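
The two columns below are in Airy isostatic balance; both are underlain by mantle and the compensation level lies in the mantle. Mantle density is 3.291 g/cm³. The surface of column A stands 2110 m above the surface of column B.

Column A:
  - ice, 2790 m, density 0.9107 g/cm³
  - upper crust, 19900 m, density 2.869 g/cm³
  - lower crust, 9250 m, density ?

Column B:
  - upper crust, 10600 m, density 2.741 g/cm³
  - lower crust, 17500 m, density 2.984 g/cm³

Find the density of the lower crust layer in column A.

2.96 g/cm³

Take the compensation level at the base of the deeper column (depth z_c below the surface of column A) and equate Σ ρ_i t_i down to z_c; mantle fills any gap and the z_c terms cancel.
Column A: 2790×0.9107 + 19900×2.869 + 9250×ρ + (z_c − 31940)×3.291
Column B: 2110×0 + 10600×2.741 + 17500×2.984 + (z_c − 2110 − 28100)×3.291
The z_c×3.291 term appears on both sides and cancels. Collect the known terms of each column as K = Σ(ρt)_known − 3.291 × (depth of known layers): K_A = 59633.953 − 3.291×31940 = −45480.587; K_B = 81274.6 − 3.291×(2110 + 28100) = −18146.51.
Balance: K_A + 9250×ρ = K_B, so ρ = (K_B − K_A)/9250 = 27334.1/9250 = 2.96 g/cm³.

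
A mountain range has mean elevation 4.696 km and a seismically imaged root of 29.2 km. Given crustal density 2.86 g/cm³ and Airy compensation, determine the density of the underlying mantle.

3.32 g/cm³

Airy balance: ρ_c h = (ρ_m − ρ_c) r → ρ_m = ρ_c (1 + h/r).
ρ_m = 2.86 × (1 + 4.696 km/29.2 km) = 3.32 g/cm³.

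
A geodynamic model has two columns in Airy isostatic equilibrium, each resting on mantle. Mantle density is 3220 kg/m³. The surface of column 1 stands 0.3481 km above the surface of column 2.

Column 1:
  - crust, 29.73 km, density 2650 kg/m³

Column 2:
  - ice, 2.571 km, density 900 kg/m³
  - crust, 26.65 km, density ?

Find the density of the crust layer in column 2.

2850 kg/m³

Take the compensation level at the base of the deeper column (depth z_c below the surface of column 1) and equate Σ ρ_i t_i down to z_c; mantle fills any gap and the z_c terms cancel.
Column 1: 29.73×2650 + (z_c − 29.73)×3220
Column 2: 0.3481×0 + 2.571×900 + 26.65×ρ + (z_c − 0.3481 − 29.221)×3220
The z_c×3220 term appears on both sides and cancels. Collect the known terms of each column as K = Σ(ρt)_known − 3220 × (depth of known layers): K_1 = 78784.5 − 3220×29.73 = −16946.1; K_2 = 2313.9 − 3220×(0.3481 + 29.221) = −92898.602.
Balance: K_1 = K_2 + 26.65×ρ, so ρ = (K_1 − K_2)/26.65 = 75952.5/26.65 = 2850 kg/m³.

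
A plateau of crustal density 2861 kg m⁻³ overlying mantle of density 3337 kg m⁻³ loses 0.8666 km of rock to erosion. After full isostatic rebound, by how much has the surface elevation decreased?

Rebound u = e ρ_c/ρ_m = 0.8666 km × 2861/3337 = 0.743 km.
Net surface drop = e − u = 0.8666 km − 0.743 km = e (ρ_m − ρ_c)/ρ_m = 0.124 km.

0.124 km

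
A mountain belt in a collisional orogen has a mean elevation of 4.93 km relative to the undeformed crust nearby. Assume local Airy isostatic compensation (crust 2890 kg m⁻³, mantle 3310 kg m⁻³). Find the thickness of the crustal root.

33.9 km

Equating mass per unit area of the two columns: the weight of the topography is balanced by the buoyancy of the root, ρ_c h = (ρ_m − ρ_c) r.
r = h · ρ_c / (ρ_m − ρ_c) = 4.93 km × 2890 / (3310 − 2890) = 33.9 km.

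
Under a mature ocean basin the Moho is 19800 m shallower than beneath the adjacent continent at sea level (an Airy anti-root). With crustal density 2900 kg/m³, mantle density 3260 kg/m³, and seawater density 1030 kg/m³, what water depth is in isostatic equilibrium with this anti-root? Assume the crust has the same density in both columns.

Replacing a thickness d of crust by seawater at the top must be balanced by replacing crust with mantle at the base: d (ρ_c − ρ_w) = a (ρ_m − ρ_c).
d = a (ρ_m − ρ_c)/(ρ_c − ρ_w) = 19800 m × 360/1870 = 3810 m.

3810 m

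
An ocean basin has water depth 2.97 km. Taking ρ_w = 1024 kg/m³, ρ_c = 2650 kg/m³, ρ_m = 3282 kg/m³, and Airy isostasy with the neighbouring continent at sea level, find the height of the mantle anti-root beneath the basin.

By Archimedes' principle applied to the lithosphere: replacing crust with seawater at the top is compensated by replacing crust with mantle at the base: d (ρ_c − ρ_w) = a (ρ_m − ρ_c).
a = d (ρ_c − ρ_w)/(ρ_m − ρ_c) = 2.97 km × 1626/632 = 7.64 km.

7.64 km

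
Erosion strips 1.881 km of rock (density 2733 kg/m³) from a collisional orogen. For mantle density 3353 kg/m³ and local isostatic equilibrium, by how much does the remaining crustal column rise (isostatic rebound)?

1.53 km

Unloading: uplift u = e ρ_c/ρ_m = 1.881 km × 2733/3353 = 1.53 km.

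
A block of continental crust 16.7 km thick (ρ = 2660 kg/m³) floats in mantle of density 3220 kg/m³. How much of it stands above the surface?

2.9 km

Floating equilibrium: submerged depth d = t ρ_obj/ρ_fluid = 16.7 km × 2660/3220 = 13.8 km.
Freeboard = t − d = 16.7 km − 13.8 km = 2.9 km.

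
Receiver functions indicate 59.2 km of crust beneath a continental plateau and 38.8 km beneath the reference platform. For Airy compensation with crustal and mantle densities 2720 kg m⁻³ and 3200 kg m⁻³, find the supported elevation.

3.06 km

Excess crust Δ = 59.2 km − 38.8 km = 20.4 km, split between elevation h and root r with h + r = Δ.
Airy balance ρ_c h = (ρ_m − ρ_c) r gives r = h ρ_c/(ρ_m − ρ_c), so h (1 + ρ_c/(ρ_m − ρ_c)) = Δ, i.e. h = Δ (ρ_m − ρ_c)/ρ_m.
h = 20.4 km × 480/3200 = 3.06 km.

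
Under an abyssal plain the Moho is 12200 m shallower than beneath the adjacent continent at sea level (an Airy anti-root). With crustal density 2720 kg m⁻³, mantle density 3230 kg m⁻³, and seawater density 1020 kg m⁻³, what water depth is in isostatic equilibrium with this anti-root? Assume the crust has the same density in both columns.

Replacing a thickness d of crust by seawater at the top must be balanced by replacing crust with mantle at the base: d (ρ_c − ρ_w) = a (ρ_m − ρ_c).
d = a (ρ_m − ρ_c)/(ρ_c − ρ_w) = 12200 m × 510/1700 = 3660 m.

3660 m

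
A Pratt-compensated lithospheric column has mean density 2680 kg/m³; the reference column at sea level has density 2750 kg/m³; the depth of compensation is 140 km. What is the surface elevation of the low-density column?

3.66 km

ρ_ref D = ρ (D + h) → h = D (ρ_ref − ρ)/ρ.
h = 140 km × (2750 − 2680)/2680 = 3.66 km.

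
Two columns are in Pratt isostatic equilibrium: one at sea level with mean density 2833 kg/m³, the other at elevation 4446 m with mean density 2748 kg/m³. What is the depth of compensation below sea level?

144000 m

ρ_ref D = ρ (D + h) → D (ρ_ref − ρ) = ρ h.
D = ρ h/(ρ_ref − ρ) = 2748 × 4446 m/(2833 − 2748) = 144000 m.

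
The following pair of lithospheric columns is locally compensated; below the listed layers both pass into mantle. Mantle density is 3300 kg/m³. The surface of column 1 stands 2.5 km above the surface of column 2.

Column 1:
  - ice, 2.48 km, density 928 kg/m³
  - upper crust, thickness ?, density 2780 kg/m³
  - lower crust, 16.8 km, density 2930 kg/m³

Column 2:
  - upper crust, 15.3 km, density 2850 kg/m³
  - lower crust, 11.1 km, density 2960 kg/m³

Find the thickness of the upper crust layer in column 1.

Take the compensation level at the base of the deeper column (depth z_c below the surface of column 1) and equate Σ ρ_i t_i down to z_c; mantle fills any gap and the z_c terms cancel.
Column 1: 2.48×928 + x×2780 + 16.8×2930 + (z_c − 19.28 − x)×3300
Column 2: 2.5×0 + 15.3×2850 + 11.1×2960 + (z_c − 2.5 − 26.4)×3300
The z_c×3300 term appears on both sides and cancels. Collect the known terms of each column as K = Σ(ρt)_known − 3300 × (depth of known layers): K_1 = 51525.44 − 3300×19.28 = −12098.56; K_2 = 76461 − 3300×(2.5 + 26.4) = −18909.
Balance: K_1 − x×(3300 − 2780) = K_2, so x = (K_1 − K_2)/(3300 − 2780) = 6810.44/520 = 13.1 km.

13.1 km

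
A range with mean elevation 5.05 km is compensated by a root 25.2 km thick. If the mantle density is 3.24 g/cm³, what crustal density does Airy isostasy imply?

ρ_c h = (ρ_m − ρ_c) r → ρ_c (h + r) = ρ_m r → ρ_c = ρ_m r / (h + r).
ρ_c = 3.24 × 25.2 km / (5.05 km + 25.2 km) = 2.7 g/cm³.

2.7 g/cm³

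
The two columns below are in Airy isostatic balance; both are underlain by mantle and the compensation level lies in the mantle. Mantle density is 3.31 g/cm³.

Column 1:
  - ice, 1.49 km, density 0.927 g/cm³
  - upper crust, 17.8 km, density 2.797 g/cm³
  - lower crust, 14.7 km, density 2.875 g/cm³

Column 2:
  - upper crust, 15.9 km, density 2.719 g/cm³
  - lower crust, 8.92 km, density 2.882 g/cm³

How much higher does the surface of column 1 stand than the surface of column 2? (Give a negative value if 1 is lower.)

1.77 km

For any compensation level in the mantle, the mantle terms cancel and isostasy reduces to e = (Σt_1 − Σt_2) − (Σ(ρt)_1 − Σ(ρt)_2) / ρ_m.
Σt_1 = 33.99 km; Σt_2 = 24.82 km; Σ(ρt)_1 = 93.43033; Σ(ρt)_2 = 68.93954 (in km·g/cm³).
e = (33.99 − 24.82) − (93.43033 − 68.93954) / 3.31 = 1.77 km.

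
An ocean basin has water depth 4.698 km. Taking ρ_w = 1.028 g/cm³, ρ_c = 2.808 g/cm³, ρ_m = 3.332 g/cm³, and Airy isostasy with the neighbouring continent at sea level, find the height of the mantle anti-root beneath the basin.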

= = = = =

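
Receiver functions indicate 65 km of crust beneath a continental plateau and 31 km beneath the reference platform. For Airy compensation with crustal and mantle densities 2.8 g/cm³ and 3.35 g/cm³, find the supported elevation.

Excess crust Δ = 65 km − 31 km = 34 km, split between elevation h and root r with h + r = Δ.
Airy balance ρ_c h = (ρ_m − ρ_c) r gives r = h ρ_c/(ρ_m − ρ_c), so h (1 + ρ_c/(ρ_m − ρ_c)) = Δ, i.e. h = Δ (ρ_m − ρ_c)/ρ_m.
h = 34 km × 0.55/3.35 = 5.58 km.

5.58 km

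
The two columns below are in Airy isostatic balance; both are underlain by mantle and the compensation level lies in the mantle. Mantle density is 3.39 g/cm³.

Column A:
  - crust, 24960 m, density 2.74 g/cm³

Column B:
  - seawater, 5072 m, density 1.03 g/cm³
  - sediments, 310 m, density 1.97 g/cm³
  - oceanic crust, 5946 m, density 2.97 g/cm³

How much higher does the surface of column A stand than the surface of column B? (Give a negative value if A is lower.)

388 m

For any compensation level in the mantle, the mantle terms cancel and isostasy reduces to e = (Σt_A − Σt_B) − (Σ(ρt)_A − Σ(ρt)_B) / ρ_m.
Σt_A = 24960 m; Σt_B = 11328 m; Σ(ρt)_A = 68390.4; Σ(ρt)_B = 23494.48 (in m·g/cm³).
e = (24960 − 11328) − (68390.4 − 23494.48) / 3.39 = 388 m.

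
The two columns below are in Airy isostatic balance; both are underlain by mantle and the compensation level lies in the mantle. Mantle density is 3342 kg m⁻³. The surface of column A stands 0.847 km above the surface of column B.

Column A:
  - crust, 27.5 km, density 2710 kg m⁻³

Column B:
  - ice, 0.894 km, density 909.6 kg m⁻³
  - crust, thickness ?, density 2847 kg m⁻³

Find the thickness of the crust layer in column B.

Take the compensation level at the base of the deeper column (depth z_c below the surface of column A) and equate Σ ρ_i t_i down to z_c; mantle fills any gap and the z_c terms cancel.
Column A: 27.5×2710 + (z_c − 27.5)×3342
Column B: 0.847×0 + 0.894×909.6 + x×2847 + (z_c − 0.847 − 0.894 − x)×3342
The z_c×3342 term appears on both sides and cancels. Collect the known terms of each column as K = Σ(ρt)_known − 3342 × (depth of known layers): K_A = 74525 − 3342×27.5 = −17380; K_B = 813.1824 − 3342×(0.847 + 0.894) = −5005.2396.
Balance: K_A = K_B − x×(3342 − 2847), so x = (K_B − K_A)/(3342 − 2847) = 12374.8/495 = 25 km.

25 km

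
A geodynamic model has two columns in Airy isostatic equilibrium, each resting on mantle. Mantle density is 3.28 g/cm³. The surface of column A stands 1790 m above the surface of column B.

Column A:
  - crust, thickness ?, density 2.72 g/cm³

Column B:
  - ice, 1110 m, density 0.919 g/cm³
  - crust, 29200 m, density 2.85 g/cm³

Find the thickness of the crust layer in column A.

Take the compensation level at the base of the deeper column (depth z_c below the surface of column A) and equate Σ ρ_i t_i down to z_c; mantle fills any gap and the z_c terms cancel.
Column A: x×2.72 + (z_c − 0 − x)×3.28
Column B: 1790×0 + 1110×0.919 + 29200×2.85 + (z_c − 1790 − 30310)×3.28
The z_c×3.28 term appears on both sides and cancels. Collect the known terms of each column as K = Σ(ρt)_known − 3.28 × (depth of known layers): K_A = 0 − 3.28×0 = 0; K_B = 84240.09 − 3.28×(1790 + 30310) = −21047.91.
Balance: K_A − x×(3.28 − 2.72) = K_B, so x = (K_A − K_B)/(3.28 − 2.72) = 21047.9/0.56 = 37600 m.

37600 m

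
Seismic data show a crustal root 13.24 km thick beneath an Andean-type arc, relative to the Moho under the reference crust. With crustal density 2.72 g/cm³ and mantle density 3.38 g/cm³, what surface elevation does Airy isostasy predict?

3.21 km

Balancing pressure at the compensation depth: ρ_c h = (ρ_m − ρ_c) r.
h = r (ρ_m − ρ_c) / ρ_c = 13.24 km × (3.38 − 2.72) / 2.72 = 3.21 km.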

= = = = =

DIRECTIONS FOR THIS TASK: Copy out each line of the data above, exactly, if it lies between the line holding "- crust, 29.73 km, density 2650 kg/m³" and the line holding "- crust, 26.65 km, density ?", inclusive; copy no other line.

WRITTEN RESPONSE:
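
  - crust, 29.73 km, density 2650 kg/m³

Column 2:
  - ice, 2.571 km, density 900 kg/m³
  - crust, 26.65 km, density ?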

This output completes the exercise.